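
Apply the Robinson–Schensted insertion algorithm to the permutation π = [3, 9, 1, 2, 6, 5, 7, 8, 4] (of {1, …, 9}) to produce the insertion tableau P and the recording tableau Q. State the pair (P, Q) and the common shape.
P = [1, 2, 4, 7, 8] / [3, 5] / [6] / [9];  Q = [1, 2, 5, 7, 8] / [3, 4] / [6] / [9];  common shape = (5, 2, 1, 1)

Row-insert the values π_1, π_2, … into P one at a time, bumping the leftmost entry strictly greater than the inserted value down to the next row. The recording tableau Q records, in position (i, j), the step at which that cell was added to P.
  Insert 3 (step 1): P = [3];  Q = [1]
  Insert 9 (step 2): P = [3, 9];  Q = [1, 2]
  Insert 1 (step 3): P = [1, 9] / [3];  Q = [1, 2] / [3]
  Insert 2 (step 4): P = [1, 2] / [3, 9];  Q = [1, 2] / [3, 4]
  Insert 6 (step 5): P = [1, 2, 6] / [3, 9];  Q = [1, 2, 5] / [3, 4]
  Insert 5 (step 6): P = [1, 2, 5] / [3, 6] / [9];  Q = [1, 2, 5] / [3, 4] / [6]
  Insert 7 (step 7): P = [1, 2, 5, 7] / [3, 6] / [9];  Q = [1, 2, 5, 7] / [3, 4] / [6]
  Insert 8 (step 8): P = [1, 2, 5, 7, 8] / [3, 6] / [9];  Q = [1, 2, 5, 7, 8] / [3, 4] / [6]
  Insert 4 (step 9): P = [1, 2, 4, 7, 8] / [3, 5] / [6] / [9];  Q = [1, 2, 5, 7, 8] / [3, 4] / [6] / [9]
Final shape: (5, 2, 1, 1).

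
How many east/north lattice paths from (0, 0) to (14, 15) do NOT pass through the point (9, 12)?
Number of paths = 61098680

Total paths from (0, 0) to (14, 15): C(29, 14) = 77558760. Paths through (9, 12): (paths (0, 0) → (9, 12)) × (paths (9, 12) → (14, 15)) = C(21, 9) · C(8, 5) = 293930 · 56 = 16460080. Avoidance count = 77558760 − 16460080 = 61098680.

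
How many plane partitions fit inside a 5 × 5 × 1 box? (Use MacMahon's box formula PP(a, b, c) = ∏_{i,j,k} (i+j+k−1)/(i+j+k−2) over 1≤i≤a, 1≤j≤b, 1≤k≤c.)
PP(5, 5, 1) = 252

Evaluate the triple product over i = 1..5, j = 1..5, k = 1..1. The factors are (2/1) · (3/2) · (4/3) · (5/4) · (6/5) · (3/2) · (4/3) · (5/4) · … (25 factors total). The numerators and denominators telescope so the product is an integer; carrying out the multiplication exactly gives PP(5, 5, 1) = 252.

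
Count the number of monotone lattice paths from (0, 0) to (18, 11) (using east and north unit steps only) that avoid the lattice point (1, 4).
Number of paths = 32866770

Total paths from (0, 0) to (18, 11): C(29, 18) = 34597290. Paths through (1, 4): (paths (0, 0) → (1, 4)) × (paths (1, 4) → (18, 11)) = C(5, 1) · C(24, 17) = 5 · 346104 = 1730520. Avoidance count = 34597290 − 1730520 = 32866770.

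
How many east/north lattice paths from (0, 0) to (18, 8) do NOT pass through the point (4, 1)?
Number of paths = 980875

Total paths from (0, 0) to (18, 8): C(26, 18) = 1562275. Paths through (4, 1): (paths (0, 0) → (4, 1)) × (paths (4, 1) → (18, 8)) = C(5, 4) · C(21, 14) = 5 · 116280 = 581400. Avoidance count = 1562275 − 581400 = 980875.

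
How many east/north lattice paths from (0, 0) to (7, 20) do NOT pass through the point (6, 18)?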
▬▬▬▬▬▬
**REQUIRED WORK**
Reproduce each line of the data without any change.

**WRITTEN REPLY**
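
Apply the Robinson–Schensted insertion algorithm to the permutation π = [3, 9, 1, 2, 6, 5, 7, 8, 4] (of {1, …, 9}) to produce the insertion tableau P and the recording tableau Q. State the pair (P, Q) and the common shape.
P = [1, 2, 4, 7, 8] / [3, 5] / [6] / [9];  Q = [1, 2, 5, 7, 8] / [3, 4] / [6] / [9];  common shape = (5, 2, 1, 1)

Row-insert the values π_1, π_2, … into P one at a time, bumping the leftmost entry strictly greater than the inserted value down to the next row. The recording tableau Q records, in position (i, j), the step at which that cell was added to P.
  Insert 3 (step 1): P = [3];  Q = [1]
  Insert 9 (step 2): P = [3, 9];  Q = [1, 2]
  Insert 1 (step 3): P = [1, 9] / [3];  Q = [1, 2] / [3]
  Insert 2 (step 4): P = [1, 2] / [3, 9];  Q = [1, 2] / [3, 4]
  Insert 6 (step 5): P = [1, 2, 6] / [3, 9];  Q = [1, 2, 5] / [3, 4]
  Insert 5 (step 6): P = [1, 2, 5] / [3, 6] / [9];  Q = [1, 2, 5] / [3, 4] / [6]
  Insert 7 (step 7): P = [1, 2, 5, 7] / [3, 6] / [9];  Q = [1, 2, 5, 7] / [3, 4] / [6]
  Insert 8 (step 8): P = [1, 2, 5, 7, 8] / [3, 6] / [9];  Q = [1, 2, 5, 7, 8] / [3, 4] / [6]
  Insert 4 (step 9): P = [1, 2, 4, 7, 8] / [3, 5] / [6] / [9];  Q = [1, 2, 5, 7, 8] / [3, 4] / [6] / [9]
Final shape: (5, 2, 1, 1).

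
How many east/north lattice paths from (0, 0) to (14, 15) do NOT pass through the point (9, 12)?
Number of paths = 61098680

Total paths from (0, 0) to (14, 15): C(29, 14) = 77558760. Paths through (9, 12): (paths (0, 0) → (9, 12)) × (paths (9, 12) → (14, 15)) = C(21, 9) · C(8, 5) = 293930 · 56 = 16460080. Avoidance count = 77558760 − 16460080 = 61098680.

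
How many plane partitions fit inside a 5 × 5 × 1 box? (Use MacMahon's box formula PP(a, b, c) = ∏_{i,j,k} (i+j+k−1)/(i+j+k−2) over 1≤i≤a, 1≤j≤b, 1≤k≤c.)
PP(5, 5, 1) = 252

Evaluate the triple product over i = 1..5, j = 1..5, k = 1..1. The factors are (2/1) · (3/2) · (4/3) · (5/4) · (6/5) · (3/2) · (4/3) · (5/4) · … (25 factors total). The numerators and denominators telescope so the product is an integer; carrying out the multiplication exactly gives PP(5, 5, 1) = 252.

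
Count the number of monotone lattice paths from (0, 0) to (18, 11) (using east and north unit steps only) that avoid the lattice point (1, 4).
Number of paths = 32866770

Total paths from (0, 0) to (18, 11): C(29, 18) = 34597290. Paths through (1, 4): (paths (0, 0) → (1, 4)) × (paths (1, 4) → (18, 11)) = C(5, 1) · C(24, 17) = 5 · 346104 = 1730520. Avoidance count = 34597290 − 1730520 = 32866770.

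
How many east/north lattice paths from (0, 0) to (18, 8) do NOT pass through the point (4, 1)?
Number of paths = 980875

Total paths from (0, 0) to (18, 8): C(26, 18) = 1562275. Paths through (4, 1): (paths (0, 0) → (4, 1)) × (paths (4, 1) → (18, 8)) = C(5, 4) · C(21, 14) = 5 · 116280 = 581400. Avoidance count = 1562275 − 581400 = 980875.

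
How many east/north lattice paths from (0, 0) to (7, 20) do NOT pass through the point (6, 18)?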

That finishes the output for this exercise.